§ **Work item**
Every line below between the line holding "0.000 | 0.167 | 0.333 |" and the line holding "3/43 | 1/43 |", inclusive, should be repeated exactly, and all other lines omitted.

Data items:
--------

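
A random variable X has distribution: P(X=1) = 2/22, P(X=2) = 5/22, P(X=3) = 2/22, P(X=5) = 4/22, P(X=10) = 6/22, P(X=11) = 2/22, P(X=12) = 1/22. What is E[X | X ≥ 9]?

P(X ≥ 9) = 9/22.
Σ over the event: 10·3/11 + 11·1/11 + 12·1/22 = 47/11.
E[X | X ≥ 9] = (47/11) / (9/22) = 94/9.

94/9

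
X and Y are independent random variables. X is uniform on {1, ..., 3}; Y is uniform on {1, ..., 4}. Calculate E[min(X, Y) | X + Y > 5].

8/3

Outcomes with X + Y > 5: (2,4), (3,3), (3,4), each with probability 1/12.
E[min(X, Y) | X + Y > 5] = (2 + 3 + 3) / 3 = 8/3.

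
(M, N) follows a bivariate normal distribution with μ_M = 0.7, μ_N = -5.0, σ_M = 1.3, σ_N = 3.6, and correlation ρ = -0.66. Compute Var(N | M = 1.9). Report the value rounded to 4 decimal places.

7.3146

For a bivariate normal, Var(N | M=x) = σ_N²(1 − ρ²).
Var(N | M=1.9) = (3.6)²·(1 − (-0.66)²) = 12.96·0.5644 = 7.3146.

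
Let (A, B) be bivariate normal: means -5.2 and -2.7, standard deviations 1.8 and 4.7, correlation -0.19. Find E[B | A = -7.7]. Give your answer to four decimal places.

For a bivariate normal, E[B | A=x] = μ_B + ρ·(σ_B/σ_A)·(x − μ_A).
E[B | A=-7.7] = -2.7 + (-0.19)·(4.7/1.8)·(-7.7 − (-5.2)) = -2.7 + (-0.49611)·(-2.5) = -1.4597.

-1.4597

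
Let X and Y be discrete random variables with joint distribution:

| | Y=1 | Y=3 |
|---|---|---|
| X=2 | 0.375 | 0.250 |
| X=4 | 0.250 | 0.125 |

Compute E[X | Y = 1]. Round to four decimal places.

2.8000

P(Y = 1) = 0.625.
Σ X·P over the event = 2·(0.375) + 4·(0.250) = 1.750.
E[X | Y = 1] = (1.750) / (0.625) = 2.8000.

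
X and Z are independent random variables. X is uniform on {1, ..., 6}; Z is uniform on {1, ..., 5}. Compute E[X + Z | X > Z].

7

P(X > Z) = 1/2.
Summing (X+Z)·P(x,y) over outcomes with X > Z gives 7/2.
E[X + Z | X > Z] = (7/2) / (1/2) = 7.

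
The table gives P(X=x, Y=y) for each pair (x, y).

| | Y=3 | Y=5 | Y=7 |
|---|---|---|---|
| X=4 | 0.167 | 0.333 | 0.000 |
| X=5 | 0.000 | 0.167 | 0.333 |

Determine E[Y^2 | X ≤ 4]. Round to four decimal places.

19.6560

P(X ≤ 4) = 0.500.
Σ Y^2·P over the event = 9·(0.167) + 25·(0.333) = 9.828.
E[Y^2 | X ≤ 4] = (9.828) / (0.500) = 19.6560.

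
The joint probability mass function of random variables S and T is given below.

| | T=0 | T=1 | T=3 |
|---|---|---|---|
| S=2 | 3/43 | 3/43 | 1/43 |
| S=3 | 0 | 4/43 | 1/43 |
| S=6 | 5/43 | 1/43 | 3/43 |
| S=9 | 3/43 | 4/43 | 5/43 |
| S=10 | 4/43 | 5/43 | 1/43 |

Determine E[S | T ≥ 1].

P(T ≥ 1) = 28/43.
Summing S·P(S=x,T=y) over the conditioning event gives 188/43.
E[S | T ≥ 1] = (188/43) / (28/43) = 47/7.

47/7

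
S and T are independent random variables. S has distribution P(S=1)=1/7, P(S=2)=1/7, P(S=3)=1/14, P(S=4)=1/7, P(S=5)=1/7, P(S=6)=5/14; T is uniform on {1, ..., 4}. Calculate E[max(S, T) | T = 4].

P(T = 4) = 1/4.
Summing max(S,T)·P(x,y) over outcomes with T = 4 gives 17/14.
E[max(S, T) | T = 4] = (17/14) / (1/4) = 34/7.

34/7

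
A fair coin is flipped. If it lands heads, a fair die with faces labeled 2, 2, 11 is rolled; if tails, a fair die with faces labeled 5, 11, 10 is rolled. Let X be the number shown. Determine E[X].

41/6

E[X | heads] = (2+2+11)/3 = 5.
E[X | tails] = (5+11+10)/3 = 26/3.
E[X] = (1/2)·(5) + (1/2)·(26/3) = 41/6.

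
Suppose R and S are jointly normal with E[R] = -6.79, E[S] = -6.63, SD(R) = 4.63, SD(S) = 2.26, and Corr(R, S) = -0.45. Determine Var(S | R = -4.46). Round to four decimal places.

4.0733

The conditional variance in a bivariate normal is σ_S²(1 − ρ²), independent of x.
Var(S | R=-4.46) = (2.26)²·(1 − (-0.45)²) = 5.1076·0.7975 = 4.0733.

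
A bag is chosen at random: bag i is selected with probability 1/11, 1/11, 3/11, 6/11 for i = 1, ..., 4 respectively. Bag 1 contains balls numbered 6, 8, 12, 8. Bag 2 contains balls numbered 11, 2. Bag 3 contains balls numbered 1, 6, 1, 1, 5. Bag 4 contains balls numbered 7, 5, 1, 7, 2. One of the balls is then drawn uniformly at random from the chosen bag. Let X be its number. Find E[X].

E[X | bag 1] = (6+8+12+8)/4 = 17/2.
E[X | bag 2] = (11+2)/2 = 13/2.
E[X | bag 3] = (1+6+1+1+5)/5 = 14/5.
E[X | bag 4] = (7+5+1+7+2)/5 = 22/5.
E[X] = (1/11)·(17/2) + (1/11)·(13/2) + (3/11)·(14/5) + (6/11)·(22/5) = 249/55.

249/55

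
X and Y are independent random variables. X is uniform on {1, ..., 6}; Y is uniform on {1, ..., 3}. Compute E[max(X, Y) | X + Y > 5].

P(X + Y > 5) = 1/2.
Summing max(X,Y)·P(x,y) over outcomes with X + Y > 5 gives 22/9.
E[max(X, Y) | X + Y > 5] = (22/9) / (1/2) = 44/9.

44/9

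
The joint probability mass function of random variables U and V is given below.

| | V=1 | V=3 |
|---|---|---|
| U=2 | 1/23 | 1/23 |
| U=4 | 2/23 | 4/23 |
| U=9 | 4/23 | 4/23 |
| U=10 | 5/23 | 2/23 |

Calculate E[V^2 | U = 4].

19/3

P(U = 4) = 6/23.
Summing V^2·P(U=x,V=y) over the conditioning event gives 38/23.
E[V^2 | U = 4] = (38/23) / (6/23) = 19/3.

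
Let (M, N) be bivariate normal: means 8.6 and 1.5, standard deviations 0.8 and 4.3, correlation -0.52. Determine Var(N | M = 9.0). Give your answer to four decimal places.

For a bivariate normal, Var(N | M=x) = σ_N²(1 − ρ²).
Var(N | M=9.0) = (4.3)²·(1 − (-0.52)²) = 18.49·0.7296 = 13.4903.

13.4903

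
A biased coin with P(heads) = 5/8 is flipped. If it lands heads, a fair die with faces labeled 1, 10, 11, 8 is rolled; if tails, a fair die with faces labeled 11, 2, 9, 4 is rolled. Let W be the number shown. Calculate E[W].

E[W | heads] = (1+10+11+8)/4 = 15/2.
E[W | tails] = (11+2+9+4)/4 = 13/2.
E[W] = (5/8)·(15/2) + (3/8)·(13/2) = 57/8.

57/8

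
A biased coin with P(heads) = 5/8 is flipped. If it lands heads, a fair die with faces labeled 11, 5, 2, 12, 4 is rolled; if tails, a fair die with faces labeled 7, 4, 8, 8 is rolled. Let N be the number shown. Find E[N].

217/32

E[N | heads] = (11+5+2+12+4)/5 = 34/5.
E[N | tails] = (7+4+8+8)/4 = 27/4.
E[N] = (5/8)·(34/5) + (3/8)·(27/4) = 217/32.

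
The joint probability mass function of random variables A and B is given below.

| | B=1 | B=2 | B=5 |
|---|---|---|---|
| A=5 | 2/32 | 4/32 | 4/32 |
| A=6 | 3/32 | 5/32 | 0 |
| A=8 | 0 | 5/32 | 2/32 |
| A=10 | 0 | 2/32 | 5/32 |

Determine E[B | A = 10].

29/7

P(A = 10) = 7/32.
Σ B·P over the event = 2·(2/32) + 5·(5/32) = 29/32.
E[B | A = 10] = (29/32) / (7/32) = 29/7.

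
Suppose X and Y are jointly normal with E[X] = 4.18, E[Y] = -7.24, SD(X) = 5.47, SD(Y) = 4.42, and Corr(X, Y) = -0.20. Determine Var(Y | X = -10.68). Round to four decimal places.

For a bivariate normal, Var(Y | X=x) = σ_Y²(1 − ρ²).
Var(Y | X=-10.68) = (4.42)²·(1 − (-0.20)²) = 19.5364·0.96 = 18.7549.

18.7549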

--------

§ **Reply to the task**
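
| X=5 | 0.000 | 0.167 | 0.333 |

Determine E[Y^2 | X ≤ 4]. Round to four decimal places.

19.6560

P(X ≤ 4) = 0.500.
Σ Y^2·P over the event = 9·(0.167) + 25·(0.333) = 9.828.
E[Y^2 | X ≤ 4] = (9.828) / (0.500) = 19.6560.

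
The joint probability mass function of random variables S and T is given below.

| | T=0 | T=1 | T=3 |
|---|---|---|---|
| S=2 | 3/43 | 3/43 | 1/43 |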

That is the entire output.